* TASK GOAL: Take every line containing "result" out of the records.

* INFORMATION PROVIDED:
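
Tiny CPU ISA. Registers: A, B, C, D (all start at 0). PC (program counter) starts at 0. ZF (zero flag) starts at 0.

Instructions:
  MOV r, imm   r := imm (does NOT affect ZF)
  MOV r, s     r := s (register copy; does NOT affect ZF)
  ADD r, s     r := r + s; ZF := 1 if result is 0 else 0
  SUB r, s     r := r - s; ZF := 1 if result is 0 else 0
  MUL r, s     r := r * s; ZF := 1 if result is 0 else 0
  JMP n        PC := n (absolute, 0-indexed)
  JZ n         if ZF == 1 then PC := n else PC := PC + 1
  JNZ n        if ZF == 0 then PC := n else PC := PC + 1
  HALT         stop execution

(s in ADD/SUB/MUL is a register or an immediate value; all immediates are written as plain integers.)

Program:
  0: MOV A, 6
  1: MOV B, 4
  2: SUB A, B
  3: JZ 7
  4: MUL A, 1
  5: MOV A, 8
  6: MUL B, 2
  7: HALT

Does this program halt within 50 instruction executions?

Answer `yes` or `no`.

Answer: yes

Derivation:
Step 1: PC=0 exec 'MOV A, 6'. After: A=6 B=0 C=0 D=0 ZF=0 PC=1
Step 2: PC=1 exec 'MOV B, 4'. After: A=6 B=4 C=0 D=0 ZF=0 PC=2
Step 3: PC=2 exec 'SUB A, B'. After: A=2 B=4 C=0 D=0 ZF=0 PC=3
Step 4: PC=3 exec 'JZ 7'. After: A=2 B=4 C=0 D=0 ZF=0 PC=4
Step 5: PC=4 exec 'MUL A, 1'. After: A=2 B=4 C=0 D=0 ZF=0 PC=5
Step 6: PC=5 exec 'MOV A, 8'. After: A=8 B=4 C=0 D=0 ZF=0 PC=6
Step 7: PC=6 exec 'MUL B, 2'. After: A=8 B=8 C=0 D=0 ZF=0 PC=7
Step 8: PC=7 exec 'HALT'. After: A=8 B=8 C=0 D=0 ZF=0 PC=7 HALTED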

* OUTPUT OF THE EXERCISE:
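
  ADD r, s     r := r + s; ZF := 1 if result is 0 else 0
  SUB r, s     r := r - s; ZF := 1 if result is 0 else 0
  MUL r, s     r := r * s; ZF := 1 if result is 0 else 0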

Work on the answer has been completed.